*** Information Section Begins ***
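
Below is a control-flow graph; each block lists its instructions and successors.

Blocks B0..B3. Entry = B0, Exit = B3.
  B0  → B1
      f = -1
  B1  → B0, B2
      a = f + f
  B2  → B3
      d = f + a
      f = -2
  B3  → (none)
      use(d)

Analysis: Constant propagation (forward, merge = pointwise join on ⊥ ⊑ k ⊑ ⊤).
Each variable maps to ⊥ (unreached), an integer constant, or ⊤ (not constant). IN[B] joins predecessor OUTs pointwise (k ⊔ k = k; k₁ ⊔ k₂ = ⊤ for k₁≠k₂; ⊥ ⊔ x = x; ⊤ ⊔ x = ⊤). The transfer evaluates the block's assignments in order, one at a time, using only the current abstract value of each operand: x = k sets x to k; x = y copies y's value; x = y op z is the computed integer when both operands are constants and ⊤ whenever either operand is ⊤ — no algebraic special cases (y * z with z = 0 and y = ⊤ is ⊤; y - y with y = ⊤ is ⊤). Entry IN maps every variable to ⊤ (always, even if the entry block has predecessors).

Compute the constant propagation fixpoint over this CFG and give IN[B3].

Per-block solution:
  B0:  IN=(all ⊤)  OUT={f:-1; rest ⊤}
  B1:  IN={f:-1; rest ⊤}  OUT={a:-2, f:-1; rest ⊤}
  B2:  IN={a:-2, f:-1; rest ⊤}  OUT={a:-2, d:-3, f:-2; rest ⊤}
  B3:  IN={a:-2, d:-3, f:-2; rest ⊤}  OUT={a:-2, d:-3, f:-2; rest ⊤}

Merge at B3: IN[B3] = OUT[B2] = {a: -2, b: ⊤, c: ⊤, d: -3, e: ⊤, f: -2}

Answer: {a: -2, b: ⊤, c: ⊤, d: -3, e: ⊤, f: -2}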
*** Information Section Ends ***
*** Information Section Begins ***
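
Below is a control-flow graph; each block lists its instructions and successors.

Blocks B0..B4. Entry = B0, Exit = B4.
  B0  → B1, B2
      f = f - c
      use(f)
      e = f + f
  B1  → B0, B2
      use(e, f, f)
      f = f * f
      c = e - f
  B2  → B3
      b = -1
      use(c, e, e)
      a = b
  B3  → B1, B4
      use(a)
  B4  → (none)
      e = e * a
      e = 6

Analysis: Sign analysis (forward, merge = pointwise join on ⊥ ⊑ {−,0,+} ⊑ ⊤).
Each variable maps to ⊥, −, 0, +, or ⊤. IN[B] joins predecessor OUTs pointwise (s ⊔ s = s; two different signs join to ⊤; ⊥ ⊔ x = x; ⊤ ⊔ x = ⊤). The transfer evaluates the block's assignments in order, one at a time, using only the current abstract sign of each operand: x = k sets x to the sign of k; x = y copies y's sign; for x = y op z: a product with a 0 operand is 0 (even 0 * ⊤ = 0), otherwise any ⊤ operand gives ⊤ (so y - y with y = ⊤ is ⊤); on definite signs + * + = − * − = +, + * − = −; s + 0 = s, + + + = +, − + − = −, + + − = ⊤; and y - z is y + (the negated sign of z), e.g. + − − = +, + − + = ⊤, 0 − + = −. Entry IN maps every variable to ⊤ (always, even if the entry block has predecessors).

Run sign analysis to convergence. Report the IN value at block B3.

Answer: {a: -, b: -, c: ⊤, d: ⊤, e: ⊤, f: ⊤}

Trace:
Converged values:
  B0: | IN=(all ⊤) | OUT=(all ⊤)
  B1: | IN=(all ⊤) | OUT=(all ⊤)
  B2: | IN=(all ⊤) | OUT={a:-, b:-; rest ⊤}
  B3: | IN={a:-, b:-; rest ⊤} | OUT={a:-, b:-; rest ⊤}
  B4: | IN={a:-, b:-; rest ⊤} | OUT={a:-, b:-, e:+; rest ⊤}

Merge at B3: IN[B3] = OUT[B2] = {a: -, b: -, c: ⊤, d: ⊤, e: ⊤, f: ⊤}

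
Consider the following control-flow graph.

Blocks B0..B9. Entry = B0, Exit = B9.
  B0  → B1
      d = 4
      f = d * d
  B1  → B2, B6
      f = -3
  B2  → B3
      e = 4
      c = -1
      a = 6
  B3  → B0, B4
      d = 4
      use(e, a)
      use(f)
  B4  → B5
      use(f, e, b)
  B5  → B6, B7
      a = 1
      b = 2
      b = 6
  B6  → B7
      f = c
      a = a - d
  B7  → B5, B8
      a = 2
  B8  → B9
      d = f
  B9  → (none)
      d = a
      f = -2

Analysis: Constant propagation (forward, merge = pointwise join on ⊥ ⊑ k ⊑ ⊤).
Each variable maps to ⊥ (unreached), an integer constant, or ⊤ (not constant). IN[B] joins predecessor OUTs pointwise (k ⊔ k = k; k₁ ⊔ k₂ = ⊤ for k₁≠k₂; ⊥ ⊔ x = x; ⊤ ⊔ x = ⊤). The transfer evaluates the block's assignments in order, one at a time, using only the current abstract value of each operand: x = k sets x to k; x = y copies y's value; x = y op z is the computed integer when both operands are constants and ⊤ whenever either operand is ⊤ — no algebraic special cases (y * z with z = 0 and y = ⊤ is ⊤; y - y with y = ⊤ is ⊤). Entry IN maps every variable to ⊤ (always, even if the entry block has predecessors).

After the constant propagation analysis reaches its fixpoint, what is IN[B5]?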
*** Information Section Ends ***
Exercise requirements — The answer must be every line of the records that holds the string "Blocks".

Problem solution —
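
Blocks B0..B3. Entry = B0, Exit = B3.
Blocks B0..B4. Entry = B0, Exit = B4.
Blocks B0..B9. Entry = B0, Exit = B9.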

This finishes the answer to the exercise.